EXERCISE PROMPT =
Word for word, reproduce every line of the data below.

====

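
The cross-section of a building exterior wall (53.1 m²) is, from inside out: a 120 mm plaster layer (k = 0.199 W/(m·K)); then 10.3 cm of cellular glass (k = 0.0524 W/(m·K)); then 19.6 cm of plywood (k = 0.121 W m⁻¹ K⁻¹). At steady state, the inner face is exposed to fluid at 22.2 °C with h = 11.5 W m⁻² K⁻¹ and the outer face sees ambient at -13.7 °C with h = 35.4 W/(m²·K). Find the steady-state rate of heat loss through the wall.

Series thermal resistances, inner to outer:
  R_conv,in = 1/(hA) = 1/(11.5·53.1) = 0.001638 K/W
  R_plaster = L/(kA) = 0.120/(0.199·53.1) = 0.01136 K/W
  R_cellular glass = L/(kA) = 0.103/(0.0524·53.1) = 0.03702 K/W
  R_plywood = L/(kA) = 0.196/(0.121·53.1) = 0.03051 K/W
  R_conv,out = 1/(hA) = 1/(35.4·53.1) = 5.320×10^-4 K/W
ΣR = 0.001638 + 0.01136 + 0.03702 + 0.03051 + 5.320×10^-4 = 0.08106 K/W
Q = ΔT/ΣR = (22.2 °C − -13.7 °C)/0.08106 = 443 W

Q = 443 W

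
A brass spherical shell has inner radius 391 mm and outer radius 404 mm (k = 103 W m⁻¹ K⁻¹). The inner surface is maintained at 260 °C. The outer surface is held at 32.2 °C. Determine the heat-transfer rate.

Q = 3.58×10^6 W

Q = 4πk·ΔT/(1/r₁ − 1/r₂) = 4π × 103 × 227.8 / (1/0.391 − 1/0.404) = 3.58×10^6 W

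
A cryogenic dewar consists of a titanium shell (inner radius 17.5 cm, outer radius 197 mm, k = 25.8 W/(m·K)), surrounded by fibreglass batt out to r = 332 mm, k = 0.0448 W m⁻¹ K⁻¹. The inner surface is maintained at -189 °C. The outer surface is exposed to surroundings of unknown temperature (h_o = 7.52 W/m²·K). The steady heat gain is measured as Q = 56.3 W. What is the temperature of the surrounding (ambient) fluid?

Series resistances:
  R_titanium = (1/0.175 − 1/0.197)/(4πk) = 0.6381/(4π·25.8) = 0.001968 K/W
  R_fibreglass batt = (1/0.197 − 1/0.332)/(4πk) = 2.064/(4π·0.0448) = 3.666 K/W
  R_conv,out = 1/(4πr²h) = 1/(4π·0.332²·7.52) = 0.09601 K/W
ΣR = 3.764 K/W
ΔT = Q·ΣR = 56.3 × 3.764 = 211.9 K
Heat flows inward, so T_out = T_in + ΔT = -189 + 211.9 = 22.9 °C

T_out = 22.9 °C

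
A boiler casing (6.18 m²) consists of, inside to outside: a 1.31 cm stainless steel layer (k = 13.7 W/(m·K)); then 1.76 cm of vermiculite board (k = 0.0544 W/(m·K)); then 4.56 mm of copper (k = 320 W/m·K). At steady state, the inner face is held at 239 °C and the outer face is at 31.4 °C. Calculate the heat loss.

Resistance network (inner→outer):
  R_stainless steel = L/(kA) = 0.0131/(13.7·6.18) = 1.547×10^-4 K/W
  R_vermiculite board = L/(kA) = 0.0176/(0.0544·6.18) = 0.05235 K/W
  R_copper = L/(kA) = 0.00456/(320·6.18) = 2.306×10^-6 K/W
ΣR = 1.547×10^-4 + 0.05235 + 2.306×10^-6 = 0.05251 K/W
Q = ΔT/ΣR = (239 °C − 31.4 °C)/0.05251 = 3950 W

Q = 3.95 kW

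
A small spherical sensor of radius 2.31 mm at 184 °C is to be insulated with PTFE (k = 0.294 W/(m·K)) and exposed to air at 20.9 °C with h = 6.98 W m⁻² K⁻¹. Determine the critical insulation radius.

For a sphere, r_cr = 2k_ins/h = 2·0.294/6.98 = 0.0842 m = 8.42 cm

r_cr = 8.42 cm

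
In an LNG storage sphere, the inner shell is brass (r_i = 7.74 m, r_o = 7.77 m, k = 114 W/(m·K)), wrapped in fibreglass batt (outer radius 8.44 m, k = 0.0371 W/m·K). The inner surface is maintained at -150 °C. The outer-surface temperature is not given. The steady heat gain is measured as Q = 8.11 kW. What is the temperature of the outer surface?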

====

ANSWER AREA =
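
The cross-section of a building exterior wall (53.1 m²) is, from inside out: a 120 mm plaster layer (k = 0.199 W/(m·K)); then 10.3 cm of cellular glass (k = 0.0524 W/(m·K)); then 19.6 cm of plywood (k = 0.121 W m⁻¹ K⁻¹). At steady state, the inner face is exposed to fluid at 22.2 °C with h = 11.5 W m⁻² K⁻¹ and the outer face sees ambient at -13.7 °C with h = 35.4 W/(m²·K). Find the steady-state rate of heat loss through the wall.

Series thermal resistances, inner to outer:
  R_conv,in = 1/(hA) = 1/(11.5·53.1) = 0.001638 K/W
  R_plaster = L/(kA) = 0.120/(0.199·53.1) = 0.01136 K/W
  R_cellular glass = L/(kA) = 0.103/(0.0524·53.1) = 0.03702 K/W
  R_plywood = L/(kA) = 0.196/(0.121·53.1) = 0.03051 K/W
  R_conv,out = 1/(hA) = 1/(35.4·53.1) = 5.320×10^-4 K/W
ΣR = 0.001638 + 0.01136 + 0.03702 + 0.03051 + 5.320×10^-4 = 0.08106 K/W
Q = ΔT/ΣR = (22.2 °C − -13.7 °C)/0.08106 = 443 W

Q = 443 W

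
A brass spherical shell has inner radius 391 mm and outer radius 404 mm (k = 103 W m⁻¹ K⁻¹). The inner surface is maintained at 260 °C. The outer surface is held at 32.2 °C. Determine the heat-transfer rate.

Q = 3.58×10^6 W

Q = 4πk·ΔT/(1/r₁ − 1/r₂) = 4π × 103 × 227.8 / (1/0.391 − 1/0.404) = 3.58×10^6 W

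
A cryogenic dewar consists of a titanium shell (inner radius 17.5 cm, outer radius 197 mm, k = 25.8 W/(m·K)), surrounded by fibreglass batt out to r = 332 mm, k = 0.0448 W m⁻¹ K⁻¹. The inner surface is maintained at -189 °C. The outer surface is exposed to surroundings of unknown temperature (h_o = 7.52 W/m²·K). The steady heat gain is measured as Q = 56.3 W. What is the temperature of the surrounding (ambient) fluid?

Series resistances:
  R_titanium = (1/0.175 − 1/0.197)/(4πk) = 0.6381/(4π·25.8) = 0.001968 K/W
  R_fibreglass batt = (1/0.197 − 1/0.332)/(4πk) = 2.064/(4π·0.0448) = 3.666 K/W
  R_conv,out = 1/(4πr²h) = 1/(4π·0.332²·7.52) = 0.09601 K/W
ΣR = 3.764 K/W
ΔT = Q·ΣR = 56.3 × 3.764 = 211.9 K
Heat flows inward, so T_out = T_in + ΔT = -189 + 211.9 = 22.9 °C

T_out = 22.9 °C

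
A boiler casing (6.18 m²) consists of, inside to outside: a 1.31 cm stainless steel layer (k = 13.7 W/(m·K)); then 1.76 cm of vermiculite board (k = 0.0544 W/(m·K)); then 4.56 mm of copper (k = 320 W/m·K). At steady state, the inner face is held at 239 °C and the outer face is at 31.4 °C. Calculate the heat loss.

Resistance network (inner→outer):
  R_stainless steel = L/(kA) = 0.0131/(13.7·6.18) = 1.547×10^-4 K/W
  R_vermiculite board = L/(kA) = 0.0176/(0.0544·6.18) = 0.05235 K/W
  R_copper = L/(kA) = 0.00456/(320·6.18) = 2.306×10^-6 K/W
ΣR = 1.547×10^-4 + 0.05235 + 2.306×10^-6 = 0.05251 K/W
Q = ΔT/ΣR = (239 °C − 31.4 °C)/0.05251 = 3950 W

Q = 3.95 kW

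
A small spherical sensor of radius 2.31 mm at 184 °C is to be insulated with PTFE (k = 0.294 W/(m·K)) and exposed to air at 20.9 °C with h = 6.98 W m⁻² K⁻¹. Determine the critical insulation radius.

For a sphere, r_cr = 2k_ins/h = 2·0.294/6.98 = 0.0842 m = 8.42 cm

r_cr = 8.42 cm

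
In an LNG storage sphere, the inner shell is brass (r_i = 7.74 m, r_o = 7.77 m, k = 114 W/(m·K)), wrapped in fibreglass batt (outer radius 8.44 m, k = 0.0371 W/m·K). The inner surface is maintained at -150 °C. The outer-surface temperature is not given. The steady heat gain is measured as Q = 8.11 kW. What is the temperature of the outer surface?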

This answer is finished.